### Exercise:
Everything from the line holding "Work out the" through the last line below is needed; please reproduce those lines exactly, adding nothing.

### Provided data:
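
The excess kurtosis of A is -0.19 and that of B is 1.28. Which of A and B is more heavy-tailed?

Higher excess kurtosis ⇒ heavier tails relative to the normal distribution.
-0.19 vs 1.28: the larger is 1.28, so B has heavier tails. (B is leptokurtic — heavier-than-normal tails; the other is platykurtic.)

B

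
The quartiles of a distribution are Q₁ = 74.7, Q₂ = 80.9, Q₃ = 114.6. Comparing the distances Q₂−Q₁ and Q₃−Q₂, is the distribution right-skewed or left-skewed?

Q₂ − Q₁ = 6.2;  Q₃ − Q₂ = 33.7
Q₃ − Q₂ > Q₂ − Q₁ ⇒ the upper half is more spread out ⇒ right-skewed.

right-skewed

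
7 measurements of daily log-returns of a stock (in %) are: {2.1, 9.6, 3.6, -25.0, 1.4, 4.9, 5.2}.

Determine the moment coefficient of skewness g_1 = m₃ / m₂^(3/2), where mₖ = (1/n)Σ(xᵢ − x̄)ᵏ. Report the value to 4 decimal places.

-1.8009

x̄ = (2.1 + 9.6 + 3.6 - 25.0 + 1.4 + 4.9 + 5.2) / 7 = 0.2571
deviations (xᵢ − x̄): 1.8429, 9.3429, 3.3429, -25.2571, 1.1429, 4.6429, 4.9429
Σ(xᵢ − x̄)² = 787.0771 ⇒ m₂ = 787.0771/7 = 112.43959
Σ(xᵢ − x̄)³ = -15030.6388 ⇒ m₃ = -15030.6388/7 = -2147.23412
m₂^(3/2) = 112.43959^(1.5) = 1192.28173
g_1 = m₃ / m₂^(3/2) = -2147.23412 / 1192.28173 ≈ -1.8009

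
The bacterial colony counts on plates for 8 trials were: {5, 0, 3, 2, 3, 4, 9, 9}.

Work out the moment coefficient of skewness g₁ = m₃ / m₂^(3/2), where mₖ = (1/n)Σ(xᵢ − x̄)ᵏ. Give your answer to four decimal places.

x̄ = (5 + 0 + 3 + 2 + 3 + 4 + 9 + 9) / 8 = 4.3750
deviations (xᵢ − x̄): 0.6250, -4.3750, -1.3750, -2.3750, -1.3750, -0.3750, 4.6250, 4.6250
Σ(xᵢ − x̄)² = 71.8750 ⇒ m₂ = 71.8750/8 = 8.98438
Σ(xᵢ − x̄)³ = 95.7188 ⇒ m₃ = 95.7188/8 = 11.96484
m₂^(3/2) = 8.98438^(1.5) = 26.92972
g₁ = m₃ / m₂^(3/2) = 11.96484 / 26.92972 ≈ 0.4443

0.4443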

### Result:
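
Work out the moment coefficient of skewness g₁ = m₃ / m₂^(3/2), where mₖ = (1/n)Σ(xᵢ − x̄)ᵏ. Give your answer to four decimal places.

x̄ = (5 + 0 + 3 + 2 + 3 + 4 + 9 + 9) / 8 = 4.3750
deviations (xᵢ − x̄): 0.6250, -4.3750, -1.3750, -2.3750, -1.3750, -0.3750, 4.6250, 4.6250
Σ(xᵢ − x̄)² = 71.8750 ⇒ m₂ = 71.8750/8 = 8.98438
Σ(xᵢ − x̄)³ = 95.7188 ⇒ m₃ = 95.7188/8 = 11.96484
m₂^(3/2) = 8.98438^(1.5) = 26.92972
g₁ = m₃ / m₂^(3/2) = 11.96484 / 26.92972 ≈ 0.4443

0.4443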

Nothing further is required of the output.